_Work to be completed_
Each line in the records below, from the one that contains "[22/Nov/2024:15:10:32] LOGIN - auth-service" to the one that contains "[22/Nov/2024:15:19:28] INFO - message-queue", should be reproduced exactly, the first and last included.

###

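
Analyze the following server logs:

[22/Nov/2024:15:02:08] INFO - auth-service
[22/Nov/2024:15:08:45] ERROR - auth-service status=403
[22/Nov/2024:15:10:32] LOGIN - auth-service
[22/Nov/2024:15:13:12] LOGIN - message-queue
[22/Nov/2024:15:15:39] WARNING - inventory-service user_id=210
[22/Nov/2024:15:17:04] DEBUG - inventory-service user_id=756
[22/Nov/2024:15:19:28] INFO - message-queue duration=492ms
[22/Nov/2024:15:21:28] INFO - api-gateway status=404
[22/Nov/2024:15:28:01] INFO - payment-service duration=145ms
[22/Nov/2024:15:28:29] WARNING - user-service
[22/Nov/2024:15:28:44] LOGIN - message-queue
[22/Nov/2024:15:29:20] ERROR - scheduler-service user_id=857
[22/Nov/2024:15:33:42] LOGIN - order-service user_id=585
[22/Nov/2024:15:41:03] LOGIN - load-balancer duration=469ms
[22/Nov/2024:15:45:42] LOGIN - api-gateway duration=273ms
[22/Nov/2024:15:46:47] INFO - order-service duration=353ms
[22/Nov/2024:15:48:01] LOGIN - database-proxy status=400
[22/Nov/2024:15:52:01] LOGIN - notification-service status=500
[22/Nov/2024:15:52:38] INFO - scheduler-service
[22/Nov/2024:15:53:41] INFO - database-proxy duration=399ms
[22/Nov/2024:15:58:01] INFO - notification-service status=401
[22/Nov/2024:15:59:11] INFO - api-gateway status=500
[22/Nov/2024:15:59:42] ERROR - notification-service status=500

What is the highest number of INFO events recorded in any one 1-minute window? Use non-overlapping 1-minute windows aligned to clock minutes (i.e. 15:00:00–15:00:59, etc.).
1

To find the burst window:

1. Divide the log period into non-overlapping 1-minute windows starting at 15:00
2. Count INFO events in each window
3. Find the window with maximum count
4. Maximum events in a window: 1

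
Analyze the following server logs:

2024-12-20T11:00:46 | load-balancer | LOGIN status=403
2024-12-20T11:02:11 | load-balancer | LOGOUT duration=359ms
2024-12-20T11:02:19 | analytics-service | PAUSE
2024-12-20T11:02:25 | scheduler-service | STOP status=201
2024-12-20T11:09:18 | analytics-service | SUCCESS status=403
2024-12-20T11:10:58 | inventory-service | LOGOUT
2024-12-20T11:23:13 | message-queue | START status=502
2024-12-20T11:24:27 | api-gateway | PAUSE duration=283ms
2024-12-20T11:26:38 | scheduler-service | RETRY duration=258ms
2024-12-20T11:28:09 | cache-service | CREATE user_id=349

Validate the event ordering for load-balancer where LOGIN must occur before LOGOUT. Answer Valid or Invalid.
Valid

To validate ordering:

1. Required order: LOGIN → LOGOUT
2. Rule: LOGIN must occur before LOGOUT
3. Check actual order of events for load-balancer
4. Result: Valid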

###

_Task answer_
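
[22/Nov/2024:15:10:32] LOGIN - auth-service
[22/Nov/2024:15:13:12] LOGIN - message-queue
[22/Nov/2024:15:15:39] WARNING - inventory-service user_id=210
[22/Nov/2024:15:17:04] DEBUG - inventory-service user_id=756
[22/Nov/2024:15:19:28] INFO - message-queue duration=492ms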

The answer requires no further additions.